Dataset entries
* * * * * * * * *

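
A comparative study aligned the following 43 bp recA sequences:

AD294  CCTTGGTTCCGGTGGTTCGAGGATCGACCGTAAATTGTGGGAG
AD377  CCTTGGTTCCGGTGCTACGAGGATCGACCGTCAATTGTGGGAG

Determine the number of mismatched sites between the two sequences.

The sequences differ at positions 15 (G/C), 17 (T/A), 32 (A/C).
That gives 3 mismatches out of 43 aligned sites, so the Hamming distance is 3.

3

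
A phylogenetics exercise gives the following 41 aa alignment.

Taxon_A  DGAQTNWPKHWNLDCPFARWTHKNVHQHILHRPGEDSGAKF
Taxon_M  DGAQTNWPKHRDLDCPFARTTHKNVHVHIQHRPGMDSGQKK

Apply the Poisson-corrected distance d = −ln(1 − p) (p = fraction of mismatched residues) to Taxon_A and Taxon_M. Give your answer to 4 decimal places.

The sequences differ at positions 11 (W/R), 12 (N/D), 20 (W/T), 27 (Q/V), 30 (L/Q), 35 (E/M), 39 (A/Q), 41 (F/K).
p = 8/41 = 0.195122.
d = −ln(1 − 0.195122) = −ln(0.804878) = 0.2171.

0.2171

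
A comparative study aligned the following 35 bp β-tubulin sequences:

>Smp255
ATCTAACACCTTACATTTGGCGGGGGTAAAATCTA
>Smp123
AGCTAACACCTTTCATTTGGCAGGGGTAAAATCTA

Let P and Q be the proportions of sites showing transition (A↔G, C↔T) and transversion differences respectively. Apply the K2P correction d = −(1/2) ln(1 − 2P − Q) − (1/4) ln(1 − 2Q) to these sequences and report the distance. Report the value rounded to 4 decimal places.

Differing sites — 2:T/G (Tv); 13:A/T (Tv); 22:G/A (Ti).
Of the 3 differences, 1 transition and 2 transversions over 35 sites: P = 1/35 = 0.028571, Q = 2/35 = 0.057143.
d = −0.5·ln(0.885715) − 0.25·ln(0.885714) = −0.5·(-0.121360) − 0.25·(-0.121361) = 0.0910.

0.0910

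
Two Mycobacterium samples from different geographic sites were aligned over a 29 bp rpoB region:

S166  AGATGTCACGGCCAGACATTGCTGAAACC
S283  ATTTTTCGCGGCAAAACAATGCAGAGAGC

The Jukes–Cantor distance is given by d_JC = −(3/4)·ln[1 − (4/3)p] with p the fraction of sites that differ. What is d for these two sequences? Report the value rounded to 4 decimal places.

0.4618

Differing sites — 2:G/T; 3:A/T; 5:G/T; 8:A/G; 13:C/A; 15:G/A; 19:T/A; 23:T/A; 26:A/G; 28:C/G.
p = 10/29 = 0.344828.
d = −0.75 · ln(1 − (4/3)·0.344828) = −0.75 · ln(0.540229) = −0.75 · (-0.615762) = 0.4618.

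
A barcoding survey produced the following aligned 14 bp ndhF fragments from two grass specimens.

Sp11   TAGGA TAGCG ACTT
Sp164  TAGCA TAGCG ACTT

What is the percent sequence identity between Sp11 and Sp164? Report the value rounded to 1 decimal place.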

* * * * * * * * *

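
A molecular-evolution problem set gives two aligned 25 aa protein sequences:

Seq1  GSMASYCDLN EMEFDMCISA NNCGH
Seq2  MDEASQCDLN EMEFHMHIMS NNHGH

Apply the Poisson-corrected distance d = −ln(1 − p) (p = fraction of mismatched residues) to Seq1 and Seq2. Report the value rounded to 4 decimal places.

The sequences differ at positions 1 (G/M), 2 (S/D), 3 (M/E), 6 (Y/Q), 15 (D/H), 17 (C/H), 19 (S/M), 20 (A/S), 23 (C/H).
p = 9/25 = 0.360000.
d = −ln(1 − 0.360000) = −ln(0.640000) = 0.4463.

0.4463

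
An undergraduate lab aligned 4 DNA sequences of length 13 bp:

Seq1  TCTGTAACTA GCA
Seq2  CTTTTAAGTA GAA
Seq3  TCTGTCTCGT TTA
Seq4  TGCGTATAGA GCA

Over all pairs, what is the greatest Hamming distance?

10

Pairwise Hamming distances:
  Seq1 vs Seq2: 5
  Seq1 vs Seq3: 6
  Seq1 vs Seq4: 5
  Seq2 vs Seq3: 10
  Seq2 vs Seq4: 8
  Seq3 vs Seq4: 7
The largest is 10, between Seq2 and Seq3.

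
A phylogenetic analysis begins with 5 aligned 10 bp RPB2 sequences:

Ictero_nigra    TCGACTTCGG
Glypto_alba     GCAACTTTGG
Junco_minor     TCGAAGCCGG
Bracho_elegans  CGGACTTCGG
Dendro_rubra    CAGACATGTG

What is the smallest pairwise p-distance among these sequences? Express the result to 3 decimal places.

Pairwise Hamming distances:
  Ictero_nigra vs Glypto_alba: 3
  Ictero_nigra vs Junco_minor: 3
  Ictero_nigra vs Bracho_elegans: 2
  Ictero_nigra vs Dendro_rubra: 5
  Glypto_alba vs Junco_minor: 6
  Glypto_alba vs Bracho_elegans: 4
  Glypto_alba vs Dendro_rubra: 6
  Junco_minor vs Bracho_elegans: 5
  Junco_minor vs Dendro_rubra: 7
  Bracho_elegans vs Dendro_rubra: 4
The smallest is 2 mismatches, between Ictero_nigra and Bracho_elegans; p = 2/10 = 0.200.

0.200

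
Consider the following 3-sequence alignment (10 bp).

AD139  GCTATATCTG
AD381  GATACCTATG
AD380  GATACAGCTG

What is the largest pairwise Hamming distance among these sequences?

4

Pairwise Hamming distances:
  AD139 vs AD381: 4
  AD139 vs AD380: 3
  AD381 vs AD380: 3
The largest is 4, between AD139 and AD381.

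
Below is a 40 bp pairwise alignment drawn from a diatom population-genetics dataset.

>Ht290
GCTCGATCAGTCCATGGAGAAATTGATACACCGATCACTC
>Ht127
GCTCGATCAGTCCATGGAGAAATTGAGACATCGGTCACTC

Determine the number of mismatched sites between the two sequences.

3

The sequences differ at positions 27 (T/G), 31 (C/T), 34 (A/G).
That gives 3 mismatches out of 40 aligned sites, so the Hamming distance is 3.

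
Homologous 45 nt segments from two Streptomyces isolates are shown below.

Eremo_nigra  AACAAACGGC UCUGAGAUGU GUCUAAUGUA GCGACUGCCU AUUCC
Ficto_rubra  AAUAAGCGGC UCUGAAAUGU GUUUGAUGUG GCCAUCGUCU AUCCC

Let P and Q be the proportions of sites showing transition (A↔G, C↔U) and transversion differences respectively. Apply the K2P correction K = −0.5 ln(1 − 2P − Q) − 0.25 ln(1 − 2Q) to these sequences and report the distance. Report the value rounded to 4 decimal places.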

* * * * * * * * *

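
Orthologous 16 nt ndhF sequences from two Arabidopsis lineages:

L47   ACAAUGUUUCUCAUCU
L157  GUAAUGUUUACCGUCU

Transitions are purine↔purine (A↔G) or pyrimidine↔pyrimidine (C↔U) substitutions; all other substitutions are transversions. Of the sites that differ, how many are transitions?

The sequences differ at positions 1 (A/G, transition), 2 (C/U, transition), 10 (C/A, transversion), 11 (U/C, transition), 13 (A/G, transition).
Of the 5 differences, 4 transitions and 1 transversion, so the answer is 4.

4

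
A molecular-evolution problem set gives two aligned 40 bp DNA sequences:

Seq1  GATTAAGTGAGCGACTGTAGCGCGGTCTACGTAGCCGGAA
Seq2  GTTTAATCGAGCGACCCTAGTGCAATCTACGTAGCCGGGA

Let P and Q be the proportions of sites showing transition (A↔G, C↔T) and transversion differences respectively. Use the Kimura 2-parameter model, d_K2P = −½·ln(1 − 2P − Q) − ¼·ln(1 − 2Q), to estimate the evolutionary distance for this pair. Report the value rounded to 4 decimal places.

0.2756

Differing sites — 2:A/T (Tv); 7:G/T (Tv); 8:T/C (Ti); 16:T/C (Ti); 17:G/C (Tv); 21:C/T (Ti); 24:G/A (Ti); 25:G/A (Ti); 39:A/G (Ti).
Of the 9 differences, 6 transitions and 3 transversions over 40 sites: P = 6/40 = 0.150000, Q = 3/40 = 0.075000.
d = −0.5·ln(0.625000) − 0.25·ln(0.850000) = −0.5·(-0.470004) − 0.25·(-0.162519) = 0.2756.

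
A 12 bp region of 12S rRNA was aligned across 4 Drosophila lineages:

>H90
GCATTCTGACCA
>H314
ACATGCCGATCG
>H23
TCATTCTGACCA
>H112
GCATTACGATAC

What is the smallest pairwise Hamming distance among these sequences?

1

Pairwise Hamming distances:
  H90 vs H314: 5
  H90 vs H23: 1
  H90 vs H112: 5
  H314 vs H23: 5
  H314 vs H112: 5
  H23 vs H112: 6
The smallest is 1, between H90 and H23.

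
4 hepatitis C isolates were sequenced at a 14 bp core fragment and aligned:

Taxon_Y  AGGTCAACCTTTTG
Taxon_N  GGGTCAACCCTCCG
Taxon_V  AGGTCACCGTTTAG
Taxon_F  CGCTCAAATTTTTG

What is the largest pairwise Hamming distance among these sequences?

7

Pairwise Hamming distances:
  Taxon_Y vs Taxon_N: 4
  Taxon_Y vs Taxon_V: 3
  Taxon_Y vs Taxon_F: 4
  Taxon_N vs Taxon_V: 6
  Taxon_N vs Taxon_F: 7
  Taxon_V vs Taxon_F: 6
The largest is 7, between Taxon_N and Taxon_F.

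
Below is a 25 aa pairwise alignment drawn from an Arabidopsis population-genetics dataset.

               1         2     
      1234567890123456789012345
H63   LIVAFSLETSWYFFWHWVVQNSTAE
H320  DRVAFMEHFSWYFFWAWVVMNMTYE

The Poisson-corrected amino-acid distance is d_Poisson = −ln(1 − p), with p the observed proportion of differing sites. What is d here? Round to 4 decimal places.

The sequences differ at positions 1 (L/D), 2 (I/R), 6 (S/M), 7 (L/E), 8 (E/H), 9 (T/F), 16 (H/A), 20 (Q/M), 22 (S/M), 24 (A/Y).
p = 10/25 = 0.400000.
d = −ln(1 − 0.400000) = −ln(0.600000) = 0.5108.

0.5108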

* * * * * * * * *

■ **What this task involves**
Scan the records above for the lines holding "A comparative study aligned the following 43" and "A phylogenetics exercise". Transcribe those two and every line between them word for word, and no others.

■ **Answer to this task**
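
A comparative study aligned the following 43 bp recA sequences:

AD294  CCTTGGTTCCGGTGGTTCGAGGATCGACCGTAAATTGTGGGAG
AD377  CCTTGGTTCCGGTGCTACGAGGATCGACCGTCAATTGTGGGAG

Determine the number of mismatched sites between the two sequences.

The sequences differ at positions 15 (G/C), 17 (T/A), 32 (A/C).
That gives 3 mismatches out of 43 aligned sites, so the Hamming distance is 3.

3

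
A phylogenetics exercise gives the following 41 aa alignment.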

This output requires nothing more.